### GOAL OF THE EXERCISE
Only a number is expected in reply: the number of lines below that include the word "flip".

[Records from a data collection]

+ + + + + + +

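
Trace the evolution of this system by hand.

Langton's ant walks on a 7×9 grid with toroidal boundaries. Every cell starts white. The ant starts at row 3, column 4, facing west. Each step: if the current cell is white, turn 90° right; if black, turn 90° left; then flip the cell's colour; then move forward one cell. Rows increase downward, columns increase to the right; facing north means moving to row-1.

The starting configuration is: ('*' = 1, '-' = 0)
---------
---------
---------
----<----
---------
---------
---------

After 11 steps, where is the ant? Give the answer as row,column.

[0] ---------
---------
---------
----<----
---------
---------
---------
[1] ---------
---------
----^----
----*----
---------
---------
---------
[2] ---------
---------
----*>---
----*----
---------
---------
---------
[3] ---------
---------
----**---
----*v---
---------
---------
---------
[4] ---------
---------
----**---
----<*---
---------
---------
---------
[5] ---------
---------
----**---
-----*---
----v----
---------
---------
[6] ---------
---------
----**---
-----*---
---<*----
---------
---------
[7] ---------
---------
----**---
---^-*---
---**----
---------
---------
[8] ---------
---------
----**---
---*>*---
---**----
---------
---------
[9] ---------
---------
----**---
---***---
---*v----
---------
---------
[10] ---------
---------
----**---
---***---
---*->---
---------
---------
[11] ---------
---------
----**---
---***---
---*-*---
-----v---
---------

5,5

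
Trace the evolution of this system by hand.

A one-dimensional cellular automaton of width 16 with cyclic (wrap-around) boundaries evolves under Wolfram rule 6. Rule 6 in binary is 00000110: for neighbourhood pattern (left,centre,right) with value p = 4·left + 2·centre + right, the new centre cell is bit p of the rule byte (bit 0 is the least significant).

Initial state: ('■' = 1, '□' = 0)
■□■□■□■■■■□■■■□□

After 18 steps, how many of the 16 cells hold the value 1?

gen 0: ■□■□■□■■■■□■■■□□
gen 1: ■□■□■□□□□□□□□□□■
gen 2: □□■□■□□□□□□□□□■□
gen 3: □■■□■□□□□□□□□■■□
gen 4: ■□□□■□□□□□□□■□□□
gen 5: ■□□■■□□□□□□■■□□■
gen 6: □□■□□□□□□□■□□□■□
gen 7: □■■□□□□□□■■□□■■□
gen 8: ■□□□□□□□■□□□■□□□
gen 9: ■□□□□□□■■□□■■□□■
gen 10: □□□□□□■□□□■□□□■□
gen 11: □□□□□■■□□■■□□■■□
gen 12: □□□□■□□□■□□□■□□□
gen 13: □□□■■□□■■□□■■□□□
gen 14: □□■□□□■□□□■□□□□□
gen 15: □■■□□■■□□■■□□□□□
gen 16: ■□□□■□□□■□□□□□□□
gen 17: ■□□■■□□■■□□□□□□■
gen 18: □□■□□□■□□□□□□□■□

3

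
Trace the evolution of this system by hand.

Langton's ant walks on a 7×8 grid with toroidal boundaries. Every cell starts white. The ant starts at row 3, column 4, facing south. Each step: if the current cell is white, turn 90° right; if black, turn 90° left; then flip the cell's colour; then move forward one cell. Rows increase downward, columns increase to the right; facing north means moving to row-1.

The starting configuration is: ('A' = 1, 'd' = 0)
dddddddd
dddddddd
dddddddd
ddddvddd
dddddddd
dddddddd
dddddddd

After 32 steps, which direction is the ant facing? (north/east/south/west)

k=0  dddddddd
dddddddd
dddddddd
ddddvddd
dddddddd
dddddddd
dddddddd
k=1  dddddddd
dddddddd
dddddddd
ddd<Addd
dddddddd
dddddddd
dddddddd
k=2  dddddddd
dddddddd
ddd^dddd
dddAAddd
dddddddd
dddddddd
dddddddd
k=3  dddddddd
dddddddd
dddA>ddd
dddAAddd
dddddddd
dddddddd
dddddddd
k=4  dddddddd
dddddddd
dddAAddd
dddAvddd
dddddddd
dddddddd
dddddddd
k=5  dddddddd
dddddddd
dddAAddd
dddAd>dd
dddddddd
dddddddd
dddddddd
k=6  dddddddd
dddddddd
dddAAddd
dddAdAdd
dddddvdd
dddddddd
dddddddd
k=7  dddddddd
dddddddd
dddAAddd
dddAdAdd
dddd<Add
dddddddd
dddddddd
k=8  dddddddd
dddddddd
dddAAddd
dddA^Add
ddddAAdd
dddddddd
dddddddd
k=9  dddddddd
dddddddd
dddAAddd
dddAA>dd
ddddAAdd
dddddddd
dddddddd
k=10  dddddddd
dddddddd
dddAA^dd
dddAAddd
ddddAAdd
dddddddd
dddddddd
k=11  dddddddd
dddddddd
dddAAA>d
dddAAddd
ddddAAdd
dddddddd
dddddddd
k=12  dddddddd
dddddddd
dddAAAAd
dddAAdvd
ddddAAdd
dddddddd
dddddddd
k=13  dddddddd
dddddddd
dddAAAAd
dddAA<Ad
ddddAAdd
dddddddd
dddddddd
k=14  dddddddd
dddddddd
dddAA^Ad
dddAAAAd
ddddAAdd
dddddddd
dddddddd
k=15  dddddddd
dddddddd
dddA<dAd
dddAAAAd
ddddAAdd
dddddddd
dddddddd
k=16  dddddddd
dddddddd
dddAddAd
dddAvAAd
ddddAAdd
dddddddd
dddddddd
k=17  dddddddd
dddddddd
dddAddAd
dddAd>Ad
ddddAAdd
dddddddd
dddddddd
k=18  dddddddd
dddddddd
dddAd^Ad
dddAddAd
ddddAAdd
dddddddd
dddddddd
k=19  dddddddd
dddddddd
dddAdA>d
dddAddAd
ddddAAdd
dddddddd
dddddddd
k=20  dddddddd
dddddd^d
dddAdAdd
dddAddAd
ddddAAdd
dddddddd
dddddddd
k=21  dddddddd
ddddddA>
dddAdAdd
dddAddAd
ddddAAdd
dddddddd
dddddddd
k=22  dddddddd
ddddddAA
dddAdAdv
dddAddAd
ddddAAdd
dddddddd
dddddddd
k=23  dddddddd
ddddddAA
dddAdA<A
dddAddAd
ddddAAdd
dddddddd
dddddddd
k=24  dddddddd
dddddd^A
dddAdAAA
dddAddAd
ddddAAdd
dddddddd
dddddddd
k=25  dddddddd
ddddd<dA
dddAdAAA
dddAddAd
ddddAAdd
dddddddd
dddddddd
k=26  ddddd^dd
dddddAdA
dddAdAAA
dddAddAd
ddddAAdd
dddddddd
dddddddd
k=27  dddddA>d
dddddAdA
dddAdAAA
dddAddAd
ddddAAdd
dddddddd
dddddddd
k=28  dddddAAd
dddddAvA
dddAdAAA
dddAddAd
ddddAAdd
dddddddd
dddddddd
k=29  dddddAAd
ddddd<AA
dddAdAAA
dddAddAd
ddddAAdd
dddddddd
dddddddd
k=30  dddddAAd
ddddddAA
dddAdvAA
dddAddAd
ddddAAdd
dddddddd
dddddddd
k=31  dddddAAd
ddddddAA
dddAdd>A
dddAddAd
ddddAAdd
dddddddd
dddddddd
k=32  dddddAAd
dddddd^A
dddAdddA
dddAddAd
ddddAAdd
dddddddd
dddddddd

north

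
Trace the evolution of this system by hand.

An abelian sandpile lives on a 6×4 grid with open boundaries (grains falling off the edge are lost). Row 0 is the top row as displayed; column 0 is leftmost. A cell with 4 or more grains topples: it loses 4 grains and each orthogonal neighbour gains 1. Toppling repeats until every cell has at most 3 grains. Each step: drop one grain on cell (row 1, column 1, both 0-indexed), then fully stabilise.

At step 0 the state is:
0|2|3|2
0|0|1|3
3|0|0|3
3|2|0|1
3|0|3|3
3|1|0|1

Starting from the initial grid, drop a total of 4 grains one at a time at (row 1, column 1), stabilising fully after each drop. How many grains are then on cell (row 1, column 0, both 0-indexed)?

1

k=0  0|2|3|2
0|0|1|3
3|0|0|3
3|2|0|1
3|0|3|3
3|1|0|1
k=1  0|2|3|2
0|1|1|3
3|0|0|3
3|2|0|1
3|0|3|3
3|1|0|1
k=2  0|2|3|2
0|2|1|3
3|0|0|3
3|2|0|1
3|0|3|3
3|1|0|1
k=3  0|2|3|2
0|3|1|3
3|0|0|3
3|2|0|1
3|0|3|3
3|1|0|1
k=4  0|3|3|2
1|0|2|3
3|1|0|3
3|2|0|1
3|0|3|3
3|1|0|1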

+ + + + + + +

### ANSWER TO THIS TASK
2